--- Directions for this task ---
Exactly as they appear, copy the lines from the start of the entries below to the line containing "Roll the population", both ends included.

--- Data for processing ---
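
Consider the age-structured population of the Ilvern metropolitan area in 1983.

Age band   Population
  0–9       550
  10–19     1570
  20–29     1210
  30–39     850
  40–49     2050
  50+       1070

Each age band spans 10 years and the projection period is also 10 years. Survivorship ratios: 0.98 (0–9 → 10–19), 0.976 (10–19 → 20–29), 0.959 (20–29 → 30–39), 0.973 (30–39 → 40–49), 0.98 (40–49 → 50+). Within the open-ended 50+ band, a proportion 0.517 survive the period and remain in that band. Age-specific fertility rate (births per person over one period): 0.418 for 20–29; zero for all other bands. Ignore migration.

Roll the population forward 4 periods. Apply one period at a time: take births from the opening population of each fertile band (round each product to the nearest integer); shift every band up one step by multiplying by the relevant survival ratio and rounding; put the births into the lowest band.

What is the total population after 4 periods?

[period 1]
Births: 1210 × 0.418 = 506
10–19: 550 × 0.98 = 539
20–29: 1570 × 0.976 = 1532
30–39: 1210 × 0.959 = 1160
40–49: 850 × 0.973 = 827
50+: 2050 × 0.98 + 1070 × 0.517 = 2009 + 553 = 2562
Population now: 0–9=506, 10–19=539, 20–29=1532, 30–39=1160, 40–49=827, 50+=2562
[period 2]
Births: 1532 × 0.418 = 640
10–19: 506 × 0.98 = 496
20–29: 539 × 0.976 = 526
30–39: 1532 × 0.959 = 1469
40–49: 1160 × 0.973 = 1129
50+: 827 × 0.98 + 2562 × 0.517 = 810 + 1325 = 2135
Population now: 0–9=640, 10–19=496, 20–29=526, 30–39=1469, 40–49=1129, 50+=2135
[period 3]
Births: 526 × 0.418 = 220
10–19: 640 × 0.98 = 627
20–29: 496 × 0.976 = 484
30–39: 526 × 0.959 = 504
40–49: 1469 × 0.973 = 1429
50+: 1129 × 0.98 + 2135 × 0.517 = 1106 + 1104 = 2210
Population now: 0–9=220, 10–19=627, 20–29=484, 30–39=504, 40–49=1429, 50+=2210
[period 4]
Births: 484 × 0.418 = 202
10–19: 220 × 0.98 = 216
20–29: 627 × 0.976 = 612
30–39: 484 × 0.959 = 464
40–49: 504 × 0.973 = 490
50+: 1429 × 0.98 + 2210 × 0.517 = 1400 + 1143 = 2543
Population now: 0–9=202, 10–19=216, 20–29=612, 30–39=464, 40–49=490, 50+=2543
Total after period 4: 202 + 216 + 612 + 464 + 490 + 2543 = 4527

4527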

--- Exercise result ---
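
Consider the age-structured population of the Ilvern metropolitan area in 1983.

Age band   Population
  0–9       550
  10–19     1570
  20–29     1210
  30–39     850
  40–49     2050
  50+       1070

Each age band spans 10 years and the projection period is also 10 years. Survivorship ratios: 0.98 (0–9 → 10–19), 0.976 (10–19 → 20–29), 0.959 (20–29 → 30–39), 0.973 (30–39 → 40–49), 0.98 (40–49 → 50+). Within the open-ended 50+ band, a proportion 0.517 survive the period and remain in that band. Age-specific fertility rate (births per person over one period): 0.418 for 20–29; zero for all other bands. Ignore migration.

Roll the population forward 4 periods. Apply one period at a time: take births from the opening population of each fertile band (round each product to the nearest integer); shift every band up one step by multiplying by the relevant survival ratio and rounding; put the births into the lowest band.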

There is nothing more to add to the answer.